Dataset entries
*** Block opens ***
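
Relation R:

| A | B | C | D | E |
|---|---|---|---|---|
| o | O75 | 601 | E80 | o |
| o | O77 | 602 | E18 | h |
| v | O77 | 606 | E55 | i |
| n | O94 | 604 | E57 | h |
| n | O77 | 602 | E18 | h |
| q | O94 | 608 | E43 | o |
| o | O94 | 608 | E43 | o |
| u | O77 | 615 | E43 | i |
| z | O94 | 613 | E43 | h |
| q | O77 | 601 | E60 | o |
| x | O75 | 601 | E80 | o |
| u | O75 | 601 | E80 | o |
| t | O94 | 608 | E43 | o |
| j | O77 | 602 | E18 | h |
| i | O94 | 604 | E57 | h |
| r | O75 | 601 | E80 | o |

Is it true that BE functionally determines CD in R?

No

(B=O75, E=o): 4 rows → {C,D} = (601, E80), (601, E80), (601, E80), (601, E80) ✓
(B=O77, E=h): 3 rows → {C,D} = (602, E18), (602, E18), (602, E18) ✓
(B=O77, E=i): 2 rows → {C,D} takes values {(606, E55), (615, E43)} — violation
(B=O94, E=h): 3 rows → {C,D} takes values {(604, E57), (613, E43)} — violation
(B=O94, E=o): 3 rows → {C,D} = (608, E43), (608, E43), (608, E43) ✓
(B=O77, E=o): 1 row → {C,D} = (601, E60) ✓
Two rows agree on BE but differ on CD, so BE → CD does not hold.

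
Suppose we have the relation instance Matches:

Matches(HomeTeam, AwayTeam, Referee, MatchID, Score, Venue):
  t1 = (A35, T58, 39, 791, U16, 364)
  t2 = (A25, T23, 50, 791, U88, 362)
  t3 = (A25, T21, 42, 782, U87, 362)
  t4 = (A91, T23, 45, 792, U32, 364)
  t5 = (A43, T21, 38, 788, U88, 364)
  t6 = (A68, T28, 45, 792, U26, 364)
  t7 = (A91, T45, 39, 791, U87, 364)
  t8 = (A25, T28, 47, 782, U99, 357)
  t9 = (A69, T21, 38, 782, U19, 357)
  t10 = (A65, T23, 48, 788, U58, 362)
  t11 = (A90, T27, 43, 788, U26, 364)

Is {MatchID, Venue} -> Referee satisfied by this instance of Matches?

(MatchID=791, Venue=364): rows 1, 7 → Referee = 39, 39 ✓
(MatchID=791, Venue=362): row 2 → Referee = 50 ✓
(MatchID=782, Venue=362): row 3 → Referee = 42 ✓
(MatchID=792, Venue=364): rows 4, 6 → Referee = 45, 45 ✓
(MatchID=788, Venue=364): rows 5, 11 → Referee takes values {38, 43} — violation
(MatchID=782, Venue=357): rows 8, 9 → Referee takes values {47, 38} — violation
(MatchID=788, Venue=362): row 10 → Referee = 48 ✓
Two rows agree on {MatchID, Venue} but differ on Referee, so {MatchID, Venue} -> Referee does not hold.

No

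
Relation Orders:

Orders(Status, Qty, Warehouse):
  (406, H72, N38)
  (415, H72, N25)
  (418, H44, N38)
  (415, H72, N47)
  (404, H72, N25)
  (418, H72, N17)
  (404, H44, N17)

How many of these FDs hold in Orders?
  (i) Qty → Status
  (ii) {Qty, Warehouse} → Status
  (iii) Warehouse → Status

0

(i) Qty → Status: Qty=H72: 5 rows → Status takes values {406, 415, 404, 418} — violation; Qty=H44: 2 rows → Status takes values {418, 404} — violation — fails.
(ii) {Qty, Warehouse} → Status: (Qty=H72, Warehouse=N25): 2 rows → Status takes values {415, 404} — violation — fails.
(iii) Warehouse → Status: Warehouse=N38: 2 rows → Status takes values {406, 418} — violation; Warehouse=N25: 2 rows → Status takes values {415, 404} — violation; Warehouse=N17: 2 rows → Status takes values {418, 404} — violation — fails.
None of the 3 dependencies hold.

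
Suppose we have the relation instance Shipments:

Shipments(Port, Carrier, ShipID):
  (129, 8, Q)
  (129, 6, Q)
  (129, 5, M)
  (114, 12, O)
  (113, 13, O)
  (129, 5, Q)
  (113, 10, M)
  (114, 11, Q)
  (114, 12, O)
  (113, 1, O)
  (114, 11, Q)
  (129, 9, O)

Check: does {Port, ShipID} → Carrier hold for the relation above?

No

(Port=129, ShipID=Q): 3 rows → Carrier takes values {8, 6, 5} — violation
(Port=129, ShipID=M): 1 row → Carrier = 5 ✓
(Port=114, ShipID=O): 2 rows → Carrier = 12, 12 ✓
(Port=113, ShipID=O): 2 rows → Carrier takes values {13, 1} — violation
(Port=113, ShipID=M): 1 row → Carrier = 10 ✓
(Port=114, ShipID=Q): 2 rows → Carrier = 11, 11 ✓
(Port=129, ShipID=O): 1 row → Carrier = 9 ✓
Two rows agree on {Port, ShipID} but differ on Carrier, so {Port, ShipID} → Carrier does not hold.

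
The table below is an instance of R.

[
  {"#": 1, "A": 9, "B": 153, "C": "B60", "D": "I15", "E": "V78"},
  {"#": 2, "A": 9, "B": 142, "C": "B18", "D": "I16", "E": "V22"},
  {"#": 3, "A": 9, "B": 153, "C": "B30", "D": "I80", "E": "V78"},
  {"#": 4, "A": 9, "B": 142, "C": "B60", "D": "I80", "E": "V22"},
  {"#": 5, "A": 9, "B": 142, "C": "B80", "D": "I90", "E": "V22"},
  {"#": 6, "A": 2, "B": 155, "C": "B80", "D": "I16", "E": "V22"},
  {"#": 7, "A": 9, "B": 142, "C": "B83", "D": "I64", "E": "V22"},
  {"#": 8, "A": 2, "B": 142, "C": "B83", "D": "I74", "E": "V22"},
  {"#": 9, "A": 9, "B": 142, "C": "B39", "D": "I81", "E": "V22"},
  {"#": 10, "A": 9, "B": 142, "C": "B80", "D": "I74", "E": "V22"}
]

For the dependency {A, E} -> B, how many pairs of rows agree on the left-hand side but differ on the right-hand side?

1

(A=9, E=V78): all 2 rows agree on B — 0 pairs.
(A=9, E=V22): all 6 rows agree on B — 0 pairs.
(A=2, E=V22): violating pairs (6,8) — 1 pair.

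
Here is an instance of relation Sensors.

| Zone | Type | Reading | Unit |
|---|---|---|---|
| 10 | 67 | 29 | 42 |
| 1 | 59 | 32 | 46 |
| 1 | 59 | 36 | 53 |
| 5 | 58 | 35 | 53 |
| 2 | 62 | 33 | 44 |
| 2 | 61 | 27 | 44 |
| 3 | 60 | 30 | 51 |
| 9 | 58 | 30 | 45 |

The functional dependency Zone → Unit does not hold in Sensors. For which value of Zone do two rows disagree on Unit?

Zone=10: 1 row → Unit = 42 ✓
Zone=1: 2 rows → Unit takes values {46, 53} — violation
Zone=5: 1 row → Unit = 53 ✓
Zone=2: 2 rows → Unit = 44, 44 ✓
Zone=3: 1 row → Unit = 51 ✓
Zone=9: 1 row → Unit = 45 ✓
The only Zone value with inconsistent Unit is Zone=1.

1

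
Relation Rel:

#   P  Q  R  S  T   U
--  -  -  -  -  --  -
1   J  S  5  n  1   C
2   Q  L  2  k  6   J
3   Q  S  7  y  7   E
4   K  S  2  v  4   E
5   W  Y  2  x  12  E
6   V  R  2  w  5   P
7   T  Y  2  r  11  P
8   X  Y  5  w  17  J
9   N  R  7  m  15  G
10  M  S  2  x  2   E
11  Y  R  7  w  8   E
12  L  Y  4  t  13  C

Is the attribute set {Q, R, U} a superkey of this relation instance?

Rows 4 and 10 have the same {Q, R, U} value (Q=S, R=2, U=E) but are distinct tuples, so {Q, R, U} does not determine every attribute — not a superkey.

No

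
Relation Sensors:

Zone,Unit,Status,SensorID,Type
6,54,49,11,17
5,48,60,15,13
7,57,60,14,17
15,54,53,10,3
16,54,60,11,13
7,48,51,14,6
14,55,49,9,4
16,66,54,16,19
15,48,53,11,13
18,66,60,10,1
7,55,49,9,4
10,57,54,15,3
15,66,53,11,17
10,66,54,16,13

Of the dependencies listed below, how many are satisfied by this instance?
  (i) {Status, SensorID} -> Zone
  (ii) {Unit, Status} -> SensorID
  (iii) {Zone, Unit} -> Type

(i) {Status, SensorID} -> Zone: (Status=49, SensorID=9): 2 rows → Zone takes values {14, 7} — violation; (Status=54, SensorID=16): 2 rows → Zone takes values {16, 10} — violation — fails.
(ii) {Unit, Status} -> SensorID: every LHS value maps to a single RHS value — holds.
(iii) {Zone, Unit} -> Type: every LHS value maps to a single RHS value — holds.
2 of the 3 dependencies hold.

2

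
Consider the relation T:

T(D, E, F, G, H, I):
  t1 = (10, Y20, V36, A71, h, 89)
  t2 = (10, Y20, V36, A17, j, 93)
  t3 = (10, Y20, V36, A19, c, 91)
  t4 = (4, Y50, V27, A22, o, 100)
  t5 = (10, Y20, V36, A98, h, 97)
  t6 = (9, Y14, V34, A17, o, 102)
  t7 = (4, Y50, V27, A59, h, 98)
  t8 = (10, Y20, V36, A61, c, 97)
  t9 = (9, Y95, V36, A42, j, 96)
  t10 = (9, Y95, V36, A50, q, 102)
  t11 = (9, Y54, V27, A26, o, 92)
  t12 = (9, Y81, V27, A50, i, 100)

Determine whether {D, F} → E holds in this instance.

No

(D=10, F=V36): rows 1, 2, 3, 5, 8 → E = Y20, Y20, Y20, Y20, Y20 ✓
(D=4, F=V27): rows 4, 7 → E = Y50, Y50 ✓
(D=9, F=V34): row 6 → E = Y14 ✓
(D=9, F=V36): rows 9, 10 → E = Y95, Y95 ✓
(D=9, F=V27): rows 11, 12 → E takes values {Y54, Y81} — violation
Two rows agree on {D, F} but differ on E, so {D, F} → E does not hold.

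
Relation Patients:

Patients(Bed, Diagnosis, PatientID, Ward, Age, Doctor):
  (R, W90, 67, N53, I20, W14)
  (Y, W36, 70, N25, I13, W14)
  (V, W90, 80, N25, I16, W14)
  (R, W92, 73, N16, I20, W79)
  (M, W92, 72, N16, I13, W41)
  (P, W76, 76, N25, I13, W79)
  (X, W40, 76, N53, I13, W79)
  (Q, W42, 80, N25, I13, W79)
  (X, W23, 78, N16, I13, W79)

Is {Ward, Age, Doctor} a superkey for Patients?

Two distinct rows share (Ward=N25, Age=I13, Doctor=W79), so {Ward, Age, Doctor} does not determine every attribute — not a superkey.

No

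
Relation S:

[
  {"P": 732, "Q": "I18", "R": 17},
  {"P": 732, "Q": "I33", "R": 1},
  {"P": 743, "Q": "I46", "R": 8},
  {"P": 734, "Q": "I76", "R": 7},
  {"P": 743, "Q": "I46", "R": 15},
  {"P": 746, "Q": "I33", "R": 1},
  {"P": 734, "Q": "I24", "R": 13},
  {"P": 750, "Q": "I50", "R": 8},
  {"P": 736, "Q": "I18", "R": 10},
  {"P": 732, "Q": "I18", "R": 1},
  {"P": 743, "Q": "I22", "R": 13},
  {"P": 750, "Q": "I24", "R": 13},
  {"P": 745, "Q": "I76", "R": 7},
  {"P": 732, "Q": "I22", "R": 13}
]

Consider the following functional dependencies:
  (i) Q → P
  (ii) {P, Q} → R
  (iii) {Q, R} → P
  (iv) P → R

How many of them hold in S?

0

(i) Q → P: Q=I18: 3 rows → P takes values {732, 736} — violation; Q=I33: 2 rows → P takes values {732, 746} — violation; Q=I76: 2 rows → P takes values {734, 745} — violation; Q=I24: 2 rows → P takes values {734, 750} — violation; Q=I22: 2 rows → P takes values {743, 732} — violation — fails.
(ii) {P, Q} → R: (P=732, Q=I18): 2 rows → R takes values {17, 1} — violation; (P=743, Q=I46): 2 rows → R takes values {8, 15} — violation — fails.
(iii) {Q, R} → P: (Q=I33, R=1): 2 rows → P takes values {732, 746} — violation; (Q=I76, R=7): 2 rows → P takes values {734, 745} — violation; (Q=I24, R=13): 2 rows → P takes values {734, 750} — violation; (Q=I22, R=13): 2 rows → P takes values {743, 732} — violation — fails.
(iv) P → R: P=732: 4 rows → R takes values {17, 1, 13} — violation; P=743: 3 rows → R takes values {8, 15, 13} — violation; P=734: 2 rows → R takes values {7, 13} — violation; P=750: 2 rows → R takes values {8, 13} — violation — fails.
None of the 4 dependencies hold.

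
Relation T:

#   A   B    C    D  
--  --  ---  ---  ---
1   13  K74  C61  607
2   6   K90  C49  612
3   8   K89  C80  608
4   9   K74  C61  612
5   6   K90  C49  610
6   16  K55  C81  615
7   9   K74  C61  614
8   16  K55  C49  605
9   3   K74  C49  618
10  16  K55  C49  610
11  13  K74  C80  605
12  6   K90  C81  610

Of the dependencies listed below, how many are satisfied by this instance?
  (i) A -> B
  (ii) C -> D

(i) A -> B: every LHS value maps to a single RHS value — holds.
(ii) C -> D: C=C61: rows 1, 4, 7 → D takes values {607, 612, 614} — violation; C=C49: rows 2, 5, 8, 9, 10 → D takes values {612, 610, 605, 618} — violation; C=C80: rows 3, 11 → D takes values {608, 605} — violation; C=C81: rows 6, 12 → D takes values {615, 610} — violation — fails.
1 of the 2 dependencies holds.

1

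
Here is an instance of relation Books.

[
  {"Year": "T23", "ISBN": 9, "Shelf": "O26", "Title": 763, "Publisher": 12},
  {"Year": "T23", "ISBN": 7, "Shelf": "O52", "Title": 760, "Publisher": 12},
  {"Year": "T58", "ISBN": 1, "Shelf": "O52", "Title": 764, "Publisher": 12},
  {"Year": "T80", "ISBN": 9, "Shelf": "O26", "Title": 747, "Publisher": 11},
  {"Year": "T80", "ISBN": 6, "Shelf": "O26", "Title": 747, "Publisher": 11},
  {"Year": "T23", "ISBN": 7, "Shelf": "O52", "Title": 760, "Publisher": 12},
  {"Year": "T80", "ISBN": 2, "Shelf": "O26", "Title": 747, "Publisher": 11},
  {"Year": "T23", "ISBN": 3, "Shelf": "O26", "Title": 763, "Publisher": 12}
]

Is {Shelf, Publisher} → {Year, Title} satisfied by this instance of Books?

No

(Shelf=O26, Publisher=12): 2 rows → {Year,Title} = (T23, 763), (T23, 763) ✓
(Shelf=O52, Publisher=12): 3 rows → {Year,Title} takes values {(T23, 760), (T58, 764)} — violation
(Shelf=O26, Publisher=11): 3 rows → {Year,Title} = (T80, 747), (T80, 747), (T80, 747) ✓
Two rows agree on {Shelf, Publisher} but differ on {Year, Title}, so {Shelf, Publisher} → {Year, Title} does not hold.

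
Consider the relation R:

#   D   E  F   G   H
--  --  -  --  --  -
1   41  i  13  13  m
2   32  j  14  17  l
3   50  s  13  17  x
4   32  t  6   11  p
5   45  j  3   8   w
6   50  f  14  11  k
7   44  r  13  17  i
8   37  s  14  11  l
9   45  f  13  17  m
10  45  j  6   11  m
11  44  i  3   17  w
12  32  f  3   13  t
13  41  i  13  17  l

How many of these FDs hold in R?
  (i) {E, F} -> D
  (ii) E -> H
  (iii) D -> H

(i) {E, F} -> D: every LHS value maps to a single RHS value — holds.
(ii) E -> H: E=i: rows 1, 11, 13 → H takes values {m, w, l} — violation; E=j: rows 2, 5, 10 → H takes values {l, w, m} — violation; E=s: rows 3, 8 → H takes values {x, l} — violation; E=f: rows 6, 9, 12 → H takes values {k, m, t} — violation — fails.
(iii) D -> H: D=41: rows 1, 13 → H takes values {m, l} — violation; D=32: rows 2, 4, 12 → H takes values {l, p, t} — violation; D=50: rows 3, 6 → H takes values {x, k} — violation; D=45: rows 5, 9, 10 → H takes values {w, m} — violation; D=44: rows 7, 11 → H takes values {i, w} — violation — fails.
1 of the 3 dependencies holds.

1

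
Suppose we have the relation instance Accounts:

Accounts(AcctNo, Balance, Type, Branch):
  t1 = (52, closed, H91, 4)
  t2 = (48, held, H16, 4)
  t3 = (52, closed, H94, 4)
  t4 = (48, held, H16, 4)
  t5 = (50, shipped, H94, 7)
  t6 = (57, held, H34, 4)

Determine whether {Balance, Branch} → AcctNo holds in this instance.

(Balance=closed, Branch=4): rows 1, 3 → AcctNo = 52, 52 ✓
(Balance=held, Branch=4): rows 2, 4, 6 → AcctNo takes values {48, 57} — violation
(Balance=shipped, Branch=7): row 5 → AcctNo = 50 ✓
Two rows agree on {Balance, Branch} but differ on AcctNo, so {Balance, Branch} → AcctNo does not hold.

No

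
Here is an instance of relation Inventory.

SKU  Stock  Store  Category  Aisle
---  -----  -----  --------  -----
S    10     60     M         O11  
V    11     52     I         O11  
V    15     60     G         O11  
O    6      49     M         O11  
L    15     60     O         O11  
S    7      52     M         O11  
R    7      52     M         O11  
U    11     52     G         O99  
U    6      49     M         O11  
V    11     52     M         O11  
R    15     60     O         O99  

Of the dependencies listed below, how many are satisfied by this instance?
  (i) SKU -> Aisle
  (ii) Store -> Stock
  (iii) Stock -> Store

1

(i) SKU -> Aisle: SKU=R: 2 rows → Aisle takes values {O11, O99} — violation; SKU=U: 2 rows → Aisle takes values {O99, O11} — violation — fails.
(ii) Store -> Stock: Store=60: 4 rows → Stock takes values {10, 15} — violation; Store=52: 5 rows → Stock takes values {11, 7} — violation — fails.
(iii) Stock -> Store: every LHS value maps to a single RHS value — holds.
1 of the 3 dependencies holds.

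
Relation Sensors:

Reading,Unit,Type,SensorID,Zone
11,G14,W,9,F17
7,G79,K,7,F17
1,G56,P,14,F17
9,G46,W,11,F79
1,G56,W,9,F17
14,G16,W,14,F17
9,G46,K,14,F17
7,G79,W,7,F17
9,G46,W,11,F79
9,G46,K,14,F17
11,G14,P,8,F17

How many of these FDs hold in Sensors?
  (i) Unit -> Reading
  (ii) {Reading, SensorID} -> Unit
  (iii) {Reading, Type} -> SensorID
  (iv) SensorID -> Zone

4

(i) Unit -> Reading: every LHS value maps to a single RHS value — holds.
(ii) {Reading, SensorID} -> Unit: every LHS value maps to a single RHS value — holds.
(iii) {Reading, Type} -> SensorID: every LHS value maps to a single RHS value — holds.
(iv) SensorID -> Zone: every LHS value maps to a single RHS value — holds.
4 of the 4 dependencies hold.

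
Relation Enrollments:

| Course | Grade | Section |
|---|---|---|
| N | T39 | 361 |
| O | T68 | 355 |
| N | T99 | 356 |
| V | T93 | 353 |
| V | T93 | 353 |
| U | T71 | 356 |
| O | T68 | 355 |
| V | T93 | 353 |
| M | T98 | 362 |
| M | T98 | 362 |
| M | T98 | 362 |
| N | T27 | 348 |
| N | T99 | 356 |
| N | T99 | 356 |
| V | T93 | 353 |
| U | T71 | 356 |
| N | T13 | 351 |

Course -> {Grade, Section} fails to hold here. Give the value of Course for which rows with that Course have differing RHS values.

N

Course=N: 6 rows → {Grade,Section} takes values {(T39, 361), (T99, 356), (T27, 348), (T13, 351)} — violation
Course=O: 2 rows → {Grade,Section} = (T68, 355), (T68, 355) ✓
Course=V: 4 rows → {Grade,Section} = (T93, 353), (T93, 353), (T93, 353), (T93, 353) ✓
Course=U: 2 rows → {Grade,Section} = (T71, 356), (T71, 356) ✓
Course=M: 3 rows → {Grade,Section} = (T98, 362), (T98, 362), (T98, 362) ✓
The only Course value with inconsistent RHS is Course=N.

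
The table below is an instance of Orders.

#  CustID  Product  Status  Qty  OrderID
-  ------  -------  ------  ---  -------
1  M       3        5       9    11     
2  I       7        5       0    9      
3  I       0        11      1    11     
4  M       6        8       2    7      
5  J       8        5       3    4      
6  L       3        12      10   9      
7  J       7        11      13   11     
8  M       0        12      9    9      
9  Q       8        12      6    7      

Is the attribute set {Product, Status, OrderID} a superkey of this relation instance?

Yes

All 9 rows have distinct {Product, Status, OrderID} values, so {Product, Status, OrderID} → (all attributes) holds and {Product, Status, OrderID} is a superkey.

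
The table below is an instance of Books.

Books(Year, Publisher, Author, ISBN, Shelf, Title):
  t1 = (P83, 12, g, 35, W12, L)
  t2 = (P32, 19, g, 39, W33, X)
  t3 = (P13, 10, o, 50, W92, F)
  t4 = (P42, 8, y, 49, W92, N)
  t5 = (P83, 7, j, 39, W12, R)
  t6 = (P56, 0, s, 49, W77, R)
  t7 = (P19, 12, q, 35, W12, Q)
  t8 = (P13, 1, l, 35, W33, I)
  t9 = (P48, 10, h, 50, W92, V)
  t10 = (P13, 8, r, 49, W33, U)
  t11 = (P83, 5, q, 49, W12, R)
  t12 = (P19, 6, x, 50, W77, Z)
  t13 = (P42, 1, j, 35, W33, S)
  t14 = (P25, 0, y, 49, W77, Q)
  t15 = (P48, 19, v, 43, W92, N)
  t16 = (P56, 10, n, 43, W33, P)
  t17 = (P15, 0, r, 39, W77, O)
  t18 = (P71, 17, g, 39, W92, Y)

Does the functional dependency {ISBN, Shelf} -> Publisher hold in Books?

Yes

(ISBN=35, Shelf=W12): rows 1, 7 → Publisher = 12, 12 ✓
(ISBN=39, Shelf=W33): row 2 → Publisher = 19 ✓
(ISBN=50, Shelf=W92): rows 3, 9 → Publisher = 10, 10 ✓
(ISBN=49, Shelf=W92): row 4 → Publisher = 8 ✓
(ISBN=39, Shelf=W12): row 5 → Publisher = 7 ✓
(ISBN=49, Shelf=W77): rows 6, 14 → Publisher = 0, 0 ✓
(ISBN=35, Shelf=W33): rows 8, 13 → Publisher = 1, 1 ✓
(ISBN=49, Shelf=W33): row 10 → Publisher = 8 ✓
(ISBN=49, Shelf=W12): row 11 → Publisher = 5 ✓
(ISBN=50, Shelf=W77): row 12 → Publisher = 6 ✓
(ISBN=43, Shelf=W92): row 15 → Publisher = 19 ✓
(ISBN=43, Shelf=W33): row 16 → Publisher = 10 ✓
(ISBN=39, Shelf=W77): row 17 → Publisher = 0 ✓
(ISBN=39, Shelf=W92): row 18 → Publisher = 17 ✓
Every {ISBN, Shelf} value is associated with a single Publisher value, so {ISBN, Shelf} -> Publisher holds.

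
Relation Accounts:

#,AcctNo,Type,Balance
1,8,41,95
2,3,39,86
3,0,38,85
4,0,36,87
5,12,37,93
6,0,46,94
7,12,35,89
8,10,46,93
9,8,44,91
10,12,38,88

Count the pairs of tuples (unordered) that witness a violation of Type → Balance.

2

Type=38: violating pairs (3,10) — 1 pair.
Type=46: violating pairs (6,8) — 1 pair.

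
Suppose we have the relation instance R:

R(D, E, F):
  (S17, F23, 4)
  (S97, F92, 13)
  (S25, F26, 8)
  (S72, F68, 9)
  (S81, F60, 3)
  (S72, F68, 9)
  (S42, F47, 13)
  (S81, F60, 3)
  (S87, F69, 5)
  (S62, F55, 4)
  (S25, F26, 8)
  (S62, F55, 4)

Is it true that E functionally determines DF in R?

Yes

E=F23: 1 row → {D,F} = (S17, 4) ✓
E=F92: 1 row → {D,F} = (S97, 13) ✓
E=F26: 2 rows → {D,F} = (S25, 8), (S25, 8) ✓
E=F68: 2 rows → {D,F} = (S72, 9), (S72, 9) ✓
E=F60: 2 rows → {D,F} = (S81, 3), (S81, 3) ✓
E=F47: 1 row → {D,F} = (S42, 13) ✓
E=F69: 1 row → {D,F} = (S87, 5) ✓
E=F55: 2 rows → {D,F} = (S62, 4), (S62, 4) ✓
Every E value is associated with a single DF value, so E -> DF holds.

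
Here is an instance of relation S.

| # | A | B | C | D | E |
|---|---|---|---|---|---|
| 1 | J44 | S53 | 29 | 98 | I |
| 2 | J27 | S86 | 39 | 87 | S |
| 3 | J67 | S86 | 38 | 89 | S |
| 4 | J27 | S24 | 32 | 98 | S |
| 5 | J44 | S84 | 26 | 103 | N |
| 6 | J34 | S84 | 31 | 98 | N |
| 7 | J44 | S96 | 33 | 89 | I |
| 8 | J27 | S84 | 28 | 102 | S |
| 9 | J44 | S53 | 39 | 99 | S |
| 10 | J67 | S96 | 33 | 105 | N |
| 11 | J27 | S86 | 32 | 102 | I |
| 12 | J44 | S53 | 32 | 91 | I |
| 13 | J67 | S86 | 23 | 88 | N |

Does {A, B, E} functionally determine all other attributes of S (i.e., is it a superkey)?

No

Rows 1 and 12 have the same {A, B, E} value (A=J44, B=S53, E=I) but are distinct tuples, so {A, B, E} does not determine every attribute — not a superkey.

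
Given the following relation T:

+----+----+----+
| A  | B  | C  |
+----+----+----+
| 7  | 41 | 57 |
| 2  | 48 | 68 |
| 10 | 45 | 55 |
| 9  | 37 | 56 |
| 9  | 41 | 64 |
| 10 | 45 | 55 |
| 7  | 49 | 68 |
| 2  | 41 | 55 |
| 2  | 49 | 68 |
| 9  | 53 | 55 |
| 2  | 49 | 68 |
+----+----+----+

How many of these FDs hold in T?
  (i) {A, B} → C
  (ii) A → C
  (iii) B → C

(i) {A, B} → C: every LHS value maps to a single RHS value — holds.
(ii) A → C: A=7: 2 rows → C takes values {57, 68} — violation; A=2: 4 rows → C takes values {68, 55} — violation; A=9: 3 rows → C takes values {56, 64, 55} — violation — fails.
(iii) B → C: B=41: 3 rows → C takes values {57, 64, 55} — violation — fails.
1 of the 3 dependencies holds.

1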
*** Block closes ***
Copy all lines from the data that hold the word "table".

▸ **ANSWER FOR THE TASK**
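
The table below is an instance of R.
The table below is an instance of Orders.
The table below is an instance of Books.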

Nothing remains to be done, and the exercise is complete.